## TASK DESCRIPTION
Write out all of the entries exactly as given.

*** LISTED RECORDS ***

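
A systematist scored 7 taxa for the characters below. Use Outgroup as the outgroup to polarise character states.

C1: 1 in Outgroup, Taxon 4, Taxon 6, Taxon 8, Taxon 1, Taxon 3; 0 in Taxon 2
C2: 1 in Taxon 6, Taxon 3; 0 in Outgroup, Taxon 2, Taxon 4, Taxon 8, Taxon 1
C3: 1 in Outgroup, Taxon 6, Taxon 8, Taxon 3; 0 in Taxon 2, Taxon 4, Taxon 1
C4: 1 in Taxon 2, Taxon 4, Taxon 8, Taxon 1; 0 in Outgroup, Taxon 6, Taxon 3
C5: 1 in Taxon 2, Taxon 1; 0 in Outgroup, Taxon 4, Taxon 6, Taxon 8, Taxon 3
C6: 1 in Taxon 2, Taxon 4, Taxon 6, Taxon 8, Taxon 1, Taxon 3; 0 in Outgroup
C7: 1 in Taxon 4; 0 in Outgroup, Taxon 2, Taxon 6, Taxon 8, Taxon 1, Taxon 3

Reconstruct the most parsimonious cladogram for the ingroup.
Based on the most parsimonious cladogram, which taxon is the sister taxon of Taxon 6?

Character polarity is set by the outgroup: the derived state is whichever differs from the outgroup's state, so for C1, C3 the derived state is '0', and for the remaining characters it is '1'.
C1 (derived state '0') is unique to Taxon 2 (autapomorphy; uninformative for grouping).
Only Taxon 3 and Taxon 6 show the derived state '1' for C2, supporting them as a clade.
C3 (derived state '0') is shared by Taxon 1, Taxon 2, and Taxon 4 — a synapomorphy uniting that clade.
C4 (derived state '1') is shared by Taxon 1, Taxon 2, Taxon 4, and Taxon 8 — a synapomorphy uniting that clade.
C5 (derived state '1') is shared by Taxon 1 and Taxon 2 — a synapomorphy uniting that clade.
All ingroup taxa share the derived state '1' for C6; it defines the ingroup but does not resolve relationships within it.
C7: derived state '1' in Taxon 4 only — an autapomorphy, so it tells us nothing about relationships among taxa.
Most parsimonious ingroup topology: ((((Taxon 2,Taxon 1),Taxon 4),Taxon 8),(Taxon 6,Taxon 3)).
Taxon 6 and Taxon 3 form a cherry on this tree, so they are sister taxa.

Taxon 3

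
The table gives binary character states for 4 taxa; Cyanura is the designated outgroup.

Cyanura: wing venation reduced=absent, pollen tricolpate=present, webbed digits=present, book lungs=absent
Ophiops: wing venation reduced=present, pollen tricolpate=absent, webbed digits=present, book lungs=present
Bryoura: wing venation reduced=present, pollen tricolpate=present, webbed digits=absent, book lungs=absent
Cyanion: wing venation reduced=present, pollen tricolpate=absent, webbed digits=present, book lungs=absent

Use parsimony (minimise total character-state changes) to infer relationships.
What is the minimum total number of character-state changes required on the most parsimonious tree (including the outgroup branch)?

Character polarity is set by the outgroup: the derived state is whichever differs from the outgroup's state, so for pollen tricolpate, webbed digits the derived state is 'absent', and for the remaining characters it is 'present'.
wing venation reduced (derived state 'present') is shared by all ingroup taxa — unites the whole ingroup.
pollen tricolpate (derived state 'absent') is shared by Cyanion and Ophiops — a synapomorphy uniting that clade.
webbed digits: derived state 'absent' in Bryoura only — an autapomorphy, so it tells us nothing about relationships among taxa.
book lungs: derived state 'present' in Ophiops only — an autapomorphy, so it tells us nothing about relationships among taxa.
Most parsimonious ingroup topology: (Bryoura,(Ophiops,Cyanion)).
Changes per character on this tree: wing venation reduced: 1; pollen tricolpate: 1; webbed digits: 1; book lungs: 1.
Total = 4.

4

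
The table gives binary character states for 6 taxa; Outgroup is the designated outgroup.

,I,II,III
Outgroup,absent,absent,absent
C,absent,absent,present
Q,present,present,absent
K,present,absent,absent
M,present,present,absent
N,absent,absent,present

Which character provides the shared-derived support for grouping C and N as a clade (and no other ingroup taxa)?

III

The outgroup has state 'absent' for every character, so 'present' is the derived state throughout.
I: derived state 'present' in K, M, and Q only — synapomorphy for {K, M, Q}.
II (derived state 'present') is shared by M and Q — a synapomorphy uniting that clade.
III (derived state 'present') is shared by C and N — a synapomorphy uniting that clade.
Most parsimonious ingroup topology: ((C,N),((Q,M),K)).
The clade {C, N} is supported by III: its derived state 'present' occurs in exactly those taxa and in no other taxon (including the outgroup).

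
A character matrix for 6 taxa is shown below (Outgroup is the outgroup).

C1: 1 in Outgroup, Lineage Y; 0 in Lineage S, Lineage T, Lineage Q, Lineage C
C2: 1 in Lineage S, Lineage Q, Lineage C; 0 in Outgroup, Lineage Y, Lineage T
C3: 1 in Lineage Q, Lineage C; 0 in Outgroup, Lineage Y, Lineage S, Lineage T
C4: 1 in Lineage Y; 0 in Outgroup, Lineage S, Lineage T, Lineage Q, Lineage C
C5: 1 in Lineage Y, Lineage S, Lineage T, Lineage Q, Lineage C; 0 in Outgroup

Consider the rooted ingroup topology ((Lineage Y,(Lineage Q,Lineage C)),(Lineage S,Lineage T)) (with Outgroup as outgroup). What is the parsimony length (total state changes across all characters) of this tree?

7

Map each character onto ((Lineage Y,(Lineage Q,Lineage C)),(Lineage S,Lineage T)) (rooted by Outgroup) and count the minimum state changes it requires (Fitch parsimony):
C1: 2; C2: 2; C3: 1; C4: 1; C5: 1.
Total tree length = 7.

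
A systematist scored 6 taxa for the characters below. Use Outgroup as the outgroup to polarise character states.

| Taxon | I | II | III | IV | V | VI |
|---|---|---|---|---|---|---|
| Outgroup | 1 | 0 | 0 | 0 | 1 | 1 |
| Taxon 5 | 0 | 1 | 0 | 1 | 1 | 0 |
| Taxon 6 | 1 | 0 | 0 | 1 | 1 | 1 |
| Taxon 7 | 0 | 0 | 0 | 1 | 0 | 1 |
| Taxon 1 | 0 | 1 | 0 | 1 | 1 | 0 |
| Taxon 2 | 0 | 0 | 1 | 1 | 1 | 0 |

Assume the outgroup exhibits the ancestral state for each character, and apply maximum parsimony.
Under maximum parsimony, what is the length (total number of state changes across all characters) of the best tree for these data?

Character polarity is set by the outgroup: the derived state is whichever differs from the outgroup's state, so for I, V, VI the derived state is '0', and for the remaining characters it is '1'.
Only Taxon 1, Taxon 2, Taxon 5, and Taxon 7 show the derived state '0' for I, supporting them as a clade.
II: derived state '1' in Taxon 1 and Taxon 5 only — synapomorphy for {Taxon 1, Taxon 5}.
III (derived state '1') is unique to Taxon 2 (autapomorphy; uninformative for grouping).
All ingroup taxa share the derived state '1' for IV; it defines the ingroup but does not resolve relationships within it.
V (derived state '0') is unique to Taxon 7 (autapomorphy; uninformative for grouping).
Only Taxon 1, Taxon 2, and Taxon 5 show the derived state '0' for VI, supporting them as a clade.
Most parsimonious ingroup topology: ((((Taxon 5,Taxon 1),Taxon 2),Taxon 7),Taxon 6).
Changes per character on this tree: I: 1; II: 1; III: 1; IV: 1; V: 1; VI: 1.
Total = 6.

6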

*** End of LISTED RECORDS ***

## RESULT OF THIS EXERCISE
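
A systematist scored 7 taxa for the characters below. Use Outgroup as the outgroup to polarise character states.

C1: 1 in Outgroup, Taxon 4, Taxon 6, Taxon 8, Taxon 1, Taxon 3; 0 in Taxon 2
C2: 1 in Taxon 6, Taxon 3; 0 in Outgroup, Taxon 2, Taxon 4, Taxon 8, Taxon 1
C3: 1 in Outgroup, Taxon 6, Taxon 8, Taxon 3; 0 in Taxon 2, Taxon 4, Taxon 1
C4: 1 in Taxon 2, Taxon 4, Taxon 8, Taxon 1; 0 in Outgroup, Taxon 6, Taxon 3
C5: 1 in Taxon 2, Taxon 1; 0 in Outgroup, Taxon 4, Taxon 6, Taxon 8, Taxon 3
C6: 1 in Taxon 2, Taxon 4, Taxon 6, Taxon 8, Taxon 1, Taxon 3; 0 in Outgroup
C7: 1 in Taxon 4; 0 in Outgroup, Taxon 2, Taxon 6, Taxon 8, Taxon 1, Taxon 3

Reconstruct the most parsimonious cladogram for the ingroup.
Based on the most parsimonious cladogram, which taxon is the sister taxon of Taxon 6?

Character polarity is set by the outgroup: the derived state is whichever differs from the outgroup's state, so for C1, C3 the derived state is '0', and for the remaining characters it is '1'.
C1 (derived state '0') is unique to Taxon 2 (autapomorphy; uninformative for grouping).
Only Taxon 3 and Taxon 6 show the derived state '1' for C2, supporting them as a clade.
C3 (derived state '0') is shared by Taxon 1, Taxon 2, and Taxon 4 — a synapomorphy uniting that clade.
C4 (derived state '1') is shared by Taxon 1, Taxon 2, Taxon 4, and Taxon 8 — a synapomorphy uniting that clade.
C5 (derived state '1') is shared by Taxon 1 and Taxon 2 — a synapomorphy uniting that clade.
All ingroup taxa share the derived state '1' for C6; it defines the ingroup but does not resolve relationships within it.
C7: derived state '1' in Taxon 4 only — an autapomorphy, so it tells us nothing about relationships among taxa.
Most parsimonious ingroup topology: ((((Taxon 2,Taxon 1),Taxon 4),Taxon 8),(Taxon 6,Taxon 3)).
Taxon 6 and Taxon 3 form a cherry on this tree, so they are sister taxa.

Taxon 3

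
The table gives binary character states for 4 taxa; Cyanura is the designated outgroup.

Cyanura: wing venation reduced=absent, pollen tricolpate=present, webbed digits=present, book lungs=absent
Ophiops: wing venation reduced=present, pollen tricolpate=absent, webbed digits=present, book lungs=present
Bryoura: wing venation reduced=present, pollen tricolpate=present, webbed digits=absent, book lungs=absent
Cyanion: wing venation reduced=present, pollen tricolpate=absent, webbed digits=present, book lungs=absent

Use parsimony (minimise total character-state changes) to infer relationships.
What is the minimum total number of character-state changes required on the most parsimonious tree (including the outgroup branch)?

Character polarity is set by the outgroup: the derived state is whichever differs from the outgroup's state, so for pollen tricolpate, webbed digits the derived state is 'absent', and for the remaining characters it is 'present'.
wing venation reduced (derived state 'present') is shared by all ingroup taxa — unites the whole ingroup.
pollen tricolpate (derived state 'absent') is shared by Cyanion and Ophiops — a synapomorphy uniting that clade.
webbed digits: derived state 'absent' in Bryoura only — an autapomorphy, so it tells us nothing about relationships among taxa.
book lungs: derived state 'present' in Ophiops only — an autapomorphy, so it tells us nothing about relationships among taxa.
Most parsimonious ingroup topology: (Bryoura,(Ophiops,Cyanion)).
Changes per character on this tree: wing venation reduced: 1; pollen tricolpate: 1; webbed digits: 1; book lungs: 1.
Total = 4.

4

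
The table gives binary character states for 6 taxa; Outgroup is the designated outgroup.

,I,II,III
Outgroup,absent,absent,absent
C,absent,absent,present
Q,present,present,absent
K,present,absent,absent
M,present,present,absent
N,absent,absent,present

Which character provides the shared-derived support for grouping C and N as a clade (and no other ingroup taxa)?

III

The outgroup has state 'absent' for every character, so 'present' is the derived state throughout.
I: derived state 'present' in K, M, and Q only — synapomorphy for {K, M, Q}.
II (derived state 'present') is shared by M and Q — a synapomorphy uniting that clade.
III (derived state 'present') is shared by C and N — a synapomorphy uniting that clade.
Most parsimonious ingroup topology: ((C,N),((Q,M),K)).
The clade {C, N} is supported by III: its derived state 'present' occurs in exactly those taxa and in no other taxon (including the outgroup).

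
A character matrix for 6 taxa is shown below (Outgroup is the outgroup).

C1: 1 in Outgroup, Lineage Y; 0 in Lineage S, Lineage T, Lineage Q, Lineage C
C2: 1 in Lineage S, Lineage Q, Lineage C; 0 in Outgroup, Lineage Y, Lineage T
C3: 1 in Lineage Q, Lineage C; 0 in Outgroup, Lineage Y, Lineage S, Lineage T
C4: 1 in Lineage Y; 0 in Outgroup, Lineage S, Lineage T, Lineage Q, Lineage C
C5: 1 in Lineage Y, Lineage S, Lineage T, Lineage Q, Lineage C; 0 in Outgroup

Consider the rooted ingroup topology ((Lineage Y,(Lineage Q,Lineage C)),(Lineage S,Lineage T)) (with Outgroup as outgroup). What is the parsimony length (total state changes across all characters) of this tree?

7

Map each character onto ((Lineage Y,(Lineage Q,Lineage C)),(Lineage S,Lineage T)) (rooted by Outgroup) and count the minimum state changes it requires (Fitch parsimony):
C1: 2; C2: 2; C3: 1; C4: 1; C5: 1.
Total tree length = 7.

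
A systematist scored 6 taxa for the characters below. Use Outgroup as the outgroup to polarise character states.

| Taxon | I | II | III | IV | V | VI |
|---|---|---|---|---|---|---|
| Outgroup | 1 | 0 | 0 | 0 | 1 | 1 |
| Taxon 5 | 0 | 1 | 0 | 1 | 1 | 0 |
| Taxon 6 | 1 | 0 | 0 | 1 | 1 | 1 |
| Taxon 7 | 0 | 0 | 0 | 1 | 0 | 1 |
| Taxon 1 | 0 | 1 | 0 | 1 | 1 | 0 |
| Taxon 2 | 0 | 0 | 1 | 1 | 1 | 0 |

Assume the outgroup exhibits the ancestral state for each character, and apply maximum parsimony.
Under maximum parsimony, what is the length (total number of state changes across all characters) of the best tree for these data?

Character polarity is set by the outgroup: the derived state is whichever differs from the outgroup's state, so for I, V, VI the derived state is '0', and for the remaining characters it is '1'.
Only Taxon 1, Taxon 2, Taxon 5, and Taxon 7 show the derived state '0' for I, supporting them as a clade.
II: derived state '1' in Taxon 1 and Taxon 5 only — synapomorphy for {Taxon 1, Taxon 5}.
III (derived state '1') is unique to Taxon 2 (autapomorphy; uninformative for grouping).
All ingroup taxa share the derived state '1' for IV; it defines the ingroup but does not resolve relationships within it.
V (derived state '0') is unique to Taxon 7 (autapomorphy; uninformative for grouping).
Only Taxon 1, Taxon 2, and Taxon 5 show the derived state '0' for VI, supporting them as a clade.
Most parsimonious ingroup topology: ((((Taxon 5,Taxon 1),Taxon 2),Taxon 7),Taxon 6).
Changes per character on this tree: I: 1; II: 1; III: 1; IV: 1; V: 1; VI: 1.
Total = 6.

6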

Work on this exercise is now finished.